Collected data:
* * *

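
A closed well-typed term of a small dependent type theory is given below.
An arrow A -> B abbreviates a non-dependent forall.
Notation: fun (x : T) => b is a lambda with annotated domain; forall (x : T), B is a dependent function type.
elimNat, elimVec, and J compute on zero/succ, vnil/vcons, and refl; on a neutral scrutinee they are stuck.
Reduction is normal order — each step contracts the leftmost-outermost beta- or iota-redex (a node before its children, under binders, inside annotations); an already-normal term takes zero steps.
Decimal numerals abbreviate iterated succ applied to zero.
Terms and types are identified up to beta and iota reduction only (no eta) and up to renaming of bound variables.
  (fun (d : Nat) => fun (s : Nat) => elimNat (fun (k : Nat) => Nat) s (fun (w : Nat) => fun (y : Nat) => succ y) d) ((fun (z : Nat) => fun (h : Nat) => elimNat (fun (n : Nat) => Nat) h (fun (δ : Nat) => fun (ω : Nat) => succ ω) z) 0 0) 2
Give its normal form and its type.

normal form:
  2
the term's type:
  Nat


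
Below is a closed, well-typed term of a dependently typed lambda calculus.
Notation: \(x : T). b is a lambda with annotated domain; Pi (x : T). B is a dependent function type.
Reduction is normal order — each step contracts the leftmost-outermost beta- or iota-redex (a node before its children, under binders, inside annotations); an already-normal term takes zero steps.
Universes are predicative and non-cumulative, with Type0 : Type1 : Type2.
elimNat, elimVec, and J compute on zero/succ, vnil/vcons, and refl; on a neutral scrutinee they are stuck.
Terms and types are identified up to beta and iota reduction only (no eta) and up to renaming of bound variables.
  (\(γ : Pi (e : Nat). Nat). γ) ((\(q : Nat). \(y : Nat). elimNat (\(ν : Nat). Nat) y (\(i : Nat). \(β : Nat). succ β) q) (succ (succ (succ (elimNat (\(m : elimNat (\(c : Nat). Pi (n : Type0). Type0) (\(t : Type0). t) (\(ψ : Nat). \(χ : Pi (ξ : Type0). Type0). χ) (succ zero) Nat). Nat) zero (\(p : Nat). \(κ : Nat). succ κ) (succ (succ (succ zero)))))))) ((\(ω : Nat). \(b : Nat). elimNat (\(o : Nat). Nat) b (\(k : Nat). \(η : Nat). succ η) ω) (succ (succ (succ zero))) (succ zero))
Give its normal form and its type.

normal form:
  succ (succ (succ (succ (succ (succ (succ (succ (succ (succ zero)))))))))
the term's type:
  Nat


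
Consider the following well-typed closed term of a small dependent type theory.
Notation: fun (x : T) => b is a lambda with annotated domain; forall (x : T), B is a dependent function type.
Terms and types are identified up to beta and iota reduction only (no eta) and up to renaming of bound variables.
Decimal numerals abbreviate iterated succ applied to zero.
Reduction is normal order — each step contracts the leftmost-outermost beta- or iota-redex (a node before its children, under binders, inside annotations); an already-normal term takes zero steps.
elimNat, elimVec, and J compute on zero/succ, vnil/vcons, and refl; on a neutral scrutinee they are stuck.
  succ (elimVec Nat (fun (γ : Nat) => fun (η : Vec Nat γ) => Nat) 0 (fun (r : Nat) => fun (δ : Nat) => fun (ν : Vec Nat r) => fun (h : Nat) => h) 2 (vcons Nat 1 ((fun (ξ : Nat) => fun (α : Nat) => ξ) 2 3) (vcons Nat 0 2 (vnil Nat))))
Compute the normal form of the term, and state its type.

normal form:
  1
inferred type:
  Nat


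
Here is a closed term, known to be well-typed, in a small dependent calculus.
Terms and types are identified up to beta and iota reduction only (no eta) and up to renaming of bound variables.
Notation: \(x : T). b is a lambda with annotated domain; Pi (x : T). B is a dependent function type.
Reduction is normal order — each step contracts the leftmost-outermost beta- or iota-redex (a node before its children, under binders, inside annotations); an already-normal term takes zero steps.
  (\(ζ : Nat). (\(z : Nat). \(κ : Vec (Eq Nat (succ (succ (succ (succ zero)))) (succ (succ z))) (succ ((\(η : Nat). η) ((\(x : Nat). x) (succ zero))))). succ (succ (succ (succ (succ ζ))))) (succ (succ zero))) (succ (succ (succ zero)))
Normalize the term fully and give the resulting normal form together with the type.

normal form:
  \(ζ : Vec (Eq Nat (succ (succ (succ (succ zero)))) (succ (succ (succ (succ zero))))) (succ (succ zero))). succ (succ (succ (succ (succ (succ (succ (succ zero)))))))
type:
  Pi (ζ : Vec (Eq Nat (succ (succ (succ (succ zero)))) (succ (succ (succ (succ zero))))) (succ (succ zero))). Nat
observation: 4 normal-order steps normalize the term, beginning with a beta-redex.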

* * *

**THE TASK**. For each record above, print an exact copy.

**EXERCISE ANSWER**.
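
A closed well-typed term of a small dependent type theory is given below.
An arrow A -> B abbreviates a non-dependent forall.
Notation: fun (x : T) => b is a lambda with annotated domain; forall (x : T), B is a dependent function type.
elimNat, elimVec, and J compute on zero/succ, vnil/vcons, and refl; on a neutral scrutinee they are stuck.
Reduction is normal order — each step contracts the leftmost-outermost beta- or iota-redex (a node before its children, under binders, inside annotations); an already-normal term takes zero steps.
Decimal numerals abbreviate iterated succ applied to zero.
Terms and types are identified up to beta and iota reduction only (no eta) and up to renaming of bound variables.
  (fun (d : Nat) => fun (s : Nat) => elimNat (fun (k : Nat) => Nat) s (fun (w : Nat) => fun (y : Nat) => succ y) d) ((fun (z : Nat) => fun (h : Nat) => elimNat (fun (n : Nat) => Nat) h (fun (δ : Nat) => fun (ω : Nat) => succ ω) z) 0 0) 2
Give its normal form and its type.

normal form:
  2
the term's type:
  Nat


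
Below is a closed, well-typed term of a dependently typed lambda calculus.
Notation: \(x : T). b is a lambda with annotated domain; Pi (x : T). B is a dependent function type.
Reduction is normal order — each step contracts the leftmost-outermost beta- or iota-redex (a node before its children, under binders, inside annotations); an already-normal term takes zero steps.
Universes are predicative and non-cumulative, with Type0 : Type1 : Type2.
elimNat, elimVec, and J compute on zero/succ, vnil/vcons, and refl; on a neutral scrutinee they are stuck.
Terms and types are identified up to beta and iota reduction only (no eta) and up to renaming of bound variables.
  (\(γ : Pi (e : Nat). Nat). γ) ((\(q : Nat). \(y : Nat). elimNat (\(ν : Nat). Nat) y (\(i : Nat). \(β : Nat). succ β) q) (succ (succ (succ (elimNat (\(m : elimNat (\(c : Nat). Pi (n : Type0). Type0) (\(t : Type0). t) (\(ψ : Nat). \(χ : Pi (ξ : Type0). Type0). χ) (succ zero) Nat). Nat) zero (\(p : Nat). \(κ : Nat). succ κ) (succ (succ (succ zero)))))))) ((\(ω : Nat). \(b : Nat). elimNat (\(o : Nat). Nat) b (\(k : Nat). \(η : Nat). succ η) ω) (succ (succ (succ zero))) (succ zero))
Give its normal form and its type.

normal form:
  succ (succ (succ (succ (succ (succ (succ (succ (succ (succ zero)))))))))
the term's type:
  Nat


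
Consider the following well-typed closed term of a small dependent type theory.
Notation: fun (x : T) => b is a lambda with annotated domain; forall (x : T), B is a dependent function type.
Terms and types are identified up to beta and iota reduction only (no eta) and up to renaming of bound variables.
Decimal numerals abbreviate iterated succ applied to zero.
Reduction is normal order — each step contracts the leftmost-outermost beta- or iota-redex (a node before its children, under binders, inside annotations); an already-normal term takes zero steps.
elimNat, elimVec, and J compute on zero/succ, vnil/vcons, and refl; on a neutral scrutinee they are stuck.
  succ (elimVec Nat (fun (γ : Nat) => fun (η : Vec Nat γ) => Nat) 0 (fun (r : Nat) => fun (δ : Nat) => fun (ν : Vec Nat r) => fun (h : Nat) => h) 2 (vcons Nat 1 ((fun (ξ : Nat) => fun (α : Nat) => ξ) 2 3) (vcons Nat 0 2 (vnil Nat))))
Compute the normal form of the term, and state its type.

normal form:
  1
inferred type:
  Nat


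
Here is a closed term, known to be well-typed, in a small dependent calculus.
Terms and types are identified up to beta and iota reduction only (no eta) and up to renaming of bound variables.
Notation: \(x : T). b is a lambda with annotated domain; Pi (x : T). B is a dependent function type.
Reduction is normal order — each step contracts the leftmost-outermost beta- or iota-redex (a node before its children, under binders, inside annotations); an already-normal term takes zero steps.
  (\(ζ : Nat). (\(z : Nat). \(κ : Vec (Eq Nat (succ (succ (succ (succ zero)))) (succ (succ z))) (succ ((\(η : Nat). η) ((\(x : Nat). x) (succ zero))))). succ (succ (succ (succ (succ ζ))))) (succ (succ zero))) (succ (succ (succ zero)))
Normalize the term fully and give the resulting normal form together with the type.

normal form:
  \(ζ : Vec (Eq Nat (succ (succ (succ (succ zero)))) (succ (succ (succ (succ zero))))) (succ (succ zero))). succ (succ (succ (succ (succ (succ (succ (succ zero)))))))
type:
  Pi (ζ : Vec (Eq Nat (succ (succ (succ (succ zero)))) (succ (succ (succ (succ zero))))) (succ (succ zero))). Nat
observation: 4 normal-order steps normalize the term, beginning with a beta-redex.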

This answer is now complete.